» Your goal:
Would you reproduce, without any alteration, the lines from the opening line of the entries through the line that has "A tie plate, 189" in it?

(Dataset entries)
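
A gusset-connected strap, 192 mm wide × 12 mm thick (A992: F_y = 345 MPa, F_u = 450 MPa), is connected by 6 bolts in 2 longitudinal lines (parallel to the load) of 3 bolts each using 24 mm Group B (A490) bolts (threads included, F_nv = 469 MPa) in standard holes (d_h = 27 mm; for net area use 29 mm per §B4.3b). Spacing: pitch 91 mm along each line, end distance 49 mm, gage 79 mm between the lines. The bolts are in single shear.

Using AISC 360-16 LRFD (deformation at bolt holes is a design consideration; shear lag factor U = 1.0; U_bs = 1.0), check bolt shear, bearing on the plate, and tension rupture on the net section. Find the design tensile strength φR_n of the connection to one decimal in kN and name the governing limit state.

Bolt shear: A_b = π(24)²/4 = 452.39 mm². φR_n = 0.75 × 469 × 452.39 × 6 × 1 = 954.8 kN.
Bearing (12 mm plate, F_u = 450 MPa): end bolts L_c = 49 − 27/2 = 35.5, R_n = min(1.2×35.5×12×450, 2.4×24×12×450) = 230.04 kN/bolt; interior L_c = 91 − 27 = 64, R_n = 311.04 kN/bolt. φR_n = 0.75 × (2×230.04 + 4×311.04) = 1278.2 kN.
Tension rupture (net): A_n = (192 − 2×29)×12 = 1608 mm² (U = 1.0, A_e = A_n). φR_n = 0.75 × 450 × 1608 = 542.7 kN.
Governing: min(954.8, 1278.2, 542.7) = 542.7 kN → net-section rupture.

542.7 kN (net-section rupture governs)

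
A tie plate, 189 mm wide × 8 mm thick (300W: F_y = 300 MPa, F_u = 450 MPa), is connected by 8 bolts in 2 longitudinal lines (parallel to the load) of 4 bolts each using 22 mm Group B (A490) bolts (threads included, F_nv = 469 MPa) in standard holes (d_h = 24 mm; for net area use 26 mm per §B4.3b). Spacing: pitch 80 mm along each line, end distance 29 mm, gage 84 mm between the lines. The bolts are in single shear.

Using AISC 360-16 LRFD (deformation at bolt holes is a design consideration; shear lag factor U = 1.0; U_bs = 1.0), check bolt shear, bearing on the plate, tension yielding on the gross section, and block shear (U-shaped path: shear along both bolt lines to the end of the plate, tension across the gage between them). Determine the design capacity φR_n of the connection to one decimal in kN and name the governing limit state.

Bolt shear: A_b = π(22)²/4 = 380.13 mm². φR_n = 0.75 × 469 × 380.13 × 8 × 1 = 1069.7 kN.
Bearing (8 mm plate, F_u = 450 MPa): end bolts L_c = 29 − 24/2 = 17, R_n = min(1.2×17×8×450, 2.4×22×8×450) = 73.44 kN/bolt; interior L_c = 80 − 24 = 56, R_n = 190.08 kN/bolt. φR_n = 0.75 × (2×73.44 + 6×190.08) = 965.5 kN.
Tension yield (gross): A_g = 189×8 = 1512 mm². φR_n = 0.90 × 300 × 1512 = 408.2 kN.
Block shear: shear path 2×[29+3×80] = 2×269 mm, A_gv = 4304, A_nv = 2×(269 − 3.5×26)×8 = 2848 mm²; tension across gage: (84 − 1×26)×8 = 464 mm². R_n = min(0.6×450×2848, 0.6×300×4304) + 1.0×450×464 = min(768.96, 774.72) + 208.8 = 977.76 kN. φR_n = 0.75 × 977.76 = 733.3 kN.
Governing: min(1069.7, 965.5, 408.2, 733.3) = 408.2 kN → gross-section yield.

408.2 kN (gross-section yield governs)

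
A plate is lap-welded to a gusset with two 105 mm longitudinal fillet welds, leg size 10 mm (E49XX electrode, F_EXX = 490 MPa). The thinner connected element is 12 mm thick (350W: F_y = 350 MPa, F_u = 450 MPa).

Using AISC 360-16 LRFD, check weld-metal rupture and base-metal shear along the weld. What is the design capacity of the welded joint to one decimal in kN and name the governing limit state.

327.4 kN (weld metal governs)

Weld metal: throat = 0.707×10 = 7.07 mm, L = 2×105 = 210 mm. φR_n = 0.75 × 0.6 × 490 × 7.07 × 210 = 327.4 kN.
Base metal shear (12 mm plate): yield φR_n = 1.0×0.6×350×12×210 = 529.2 kN; rupture φR_n = 0.75×0.6×450×12×210 = 510.3 kN; take 510.3 kN (rupture).
Governing: min(327.4, 510.3) = 327.4 kN → weld metal.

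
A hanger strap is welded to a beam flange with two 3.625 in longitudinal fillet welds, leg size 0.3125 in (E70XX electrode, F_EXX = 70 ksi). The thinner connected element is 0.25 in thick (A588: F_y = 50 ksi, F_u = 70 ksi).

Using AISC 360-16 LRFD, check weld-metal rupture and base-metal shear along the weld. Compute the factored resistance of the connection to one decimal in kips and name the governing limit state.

50.5 kips (weld metal governs)

Weld metal: throat = 0.707×0.3125 = 0.22094 in, L = 2×3.625 = 7.25 in. φR_n = 0.75 × 0.6 × 70 × 0.22094 × 7.25 = 50.5 kips.
Base metal shear (0.25 in plate): yield φR_n = 1.0×0.6×50×0.25×7.25 = 54.4 kips; rupture φR_n = 0.75×0.6×70×0.25×7.25 = 57.1 kips; take 54.4 kips (yield).
Governing: min(50.5, 54.4) = 50.5 kips → weld metal.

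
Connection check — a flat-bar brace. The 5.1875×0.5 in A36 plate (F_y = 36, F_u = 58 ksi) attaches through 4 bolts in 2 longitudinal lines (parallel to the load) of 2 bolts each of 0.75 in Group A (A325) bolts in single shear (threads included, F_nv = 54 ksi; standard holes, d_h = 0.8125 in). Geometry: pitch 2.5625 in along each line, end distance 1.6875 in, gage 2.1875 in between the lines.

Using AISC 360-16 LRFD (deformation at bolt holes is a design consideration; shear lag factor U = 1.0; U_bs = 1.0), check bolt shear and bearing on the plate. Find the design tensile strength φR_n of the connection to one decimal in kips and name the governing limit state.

71.6 kips (bolt shear governs)

Bolt shear: A_b = π(0.75)²/4 = 0.44179 in². φR_n = 0.75 × 54 × 0.44179 × 4 × 1 = 71.6 kips.
Bearing (0.5 in plate, F_u = 58 ksi): end bolts L_c = 1.6875 − 0.8125/2 = 1.28125, R_n = min(1.2×1.28125×0.5×58, 2.4×0.75×0.5×58) = 44.588 kips/bolt; interior L_c = 2.5625 − 0.8125 = 1.75, R_n = 52.2 kips/bolt. φR_n = 0.75 × (2×44.588 + 2×52.2) = 145.2 kips.
Governing: min(71.6, 145.2) = 71.6 kips → bolt shear.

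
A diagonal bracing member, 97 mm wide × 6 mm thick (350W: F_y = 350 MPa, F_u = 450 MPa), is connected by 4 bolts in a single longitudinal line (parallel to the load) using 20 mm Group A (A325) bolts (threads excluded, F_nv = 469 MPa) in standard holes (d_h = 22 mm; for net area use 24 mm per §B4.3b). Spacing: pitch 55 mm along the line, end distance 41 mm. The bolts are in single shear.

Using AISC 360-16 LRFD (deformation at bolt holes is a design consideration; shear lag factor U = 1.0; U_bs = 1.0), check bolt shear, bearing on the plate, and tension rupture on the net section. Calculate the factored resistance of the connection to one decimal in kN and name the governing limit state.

Bolt shear: A_b = π(20)²/4 = 314.16 mm². φR_n = 0.75 × 469 × 314.16 × 4 × 1 = 442.0 kN.
Bearing (6 mm plate, F_u = 450 MPa): end bolts L_c = 41 − 22/2 = 30, R_n = min(1.2×30×6×450, 2.4×20×6×450) = 97.2 kN/bolt; interior L_c = 55 − 22 = 33, R_n = 106.92 kN/bolt. φR_n = 0.75 × (1×97.2 + 3×106.92) = 313.5 kN.
Tension rupture (net): A_n = (97 − 1×24)×6 = 438 mm² (U = 1.0, A_e = A_n). φR_n = 0.75 × 450 × 438 = 147.8 kN.
Governing: min(442.0, 313.5, 147.8) = 147.8 kN → net-section rupture.

147.8 kN (net-section rupture governs)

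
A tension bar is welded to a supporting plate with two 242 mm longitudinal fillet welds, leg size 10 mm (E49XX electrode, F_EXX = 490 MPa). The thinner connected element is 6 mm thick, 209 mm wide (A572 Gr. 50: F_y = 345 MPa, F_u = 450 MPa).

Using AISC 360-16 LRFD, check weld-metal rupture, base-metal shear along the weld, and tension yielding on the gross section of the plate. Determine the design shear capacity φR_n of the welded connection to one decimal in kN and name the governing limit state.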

» Solution to the exercise:
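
A gusset-connected strap, 192 mm wide × 12 mm thick (A992: F_y = 345 MPa, F_u = 450 MPa), is connected by 6 bolts in 2 longitudinal lines (parallel to the load) of 3 bolts each using 24 mm Group B (A490) bolts (threads included, F_nv = 469 MPa) in standard holes (d_h = 27 mm; for net area use 29 mm per §B4.3b). Spacing: pitch 91 mm along each line, end distance 49 mm, gage 79 mm between the lines. The bolts are in single shear.

Using AISC 360-16 LRFD (deformation at bolt holes is a design consideration; shear lag factor U = 1.0; U_bs = 1.0), check bolt shear, bearing on the plate, and tension rupture on the net section. Find the design tensile strength φR_n of the connection to one decimal in kN and name the governing limit state.

Bolt shear: A_b = π(24)²/4 = 452.39 mm². φR_n = 0.75 × 469 × 452.39 × 6 × 1 = 954.8 kN.
Bearing (12 mm plate, F_u = 450 MPa): end bolts L_c = 49 − 27/2 = 35.5, R_n = min(1.2×35.5×12×450, 2.4×24×12×450) = 230.04 kN/bolt; interior L_c = 91 − 27 = 64, R_n = 311.04 kN/bolt. φR_n = 0.75 × (2×230.04 + 4×311.04) = 1278.2 kN.
Tension rupture (net): A_n = (192 − 2×29)×12 = 1608 mm² (U = 1.0, A_e = A_n). φR_n = 0.75 × 450 × 1608 = 542.7 kN.
Governing: min(954.8, 1278.2, 542.7) = 542.7 kN → net-section rupture.

542.7 kN (net-section rupture governs)

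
A tie plate, 189 mm wide × 8 mm thick (300W: F_y = 300 MPa, F_u = 450 MPa), is connected by 8 bolts in 2 longitudinal lines (parallel to the load) of 4 bolts each using 22 mm Group B (A490) bolts (threads included, F_nv = 469 MPa) in standard holes (d_h = 24 mm; for net area use 26 mm per §B4.3b). Spacing: pitch 80 mm along each line, end distance 29 mm, gage 84 mm between the lines. The bolts are in single shear.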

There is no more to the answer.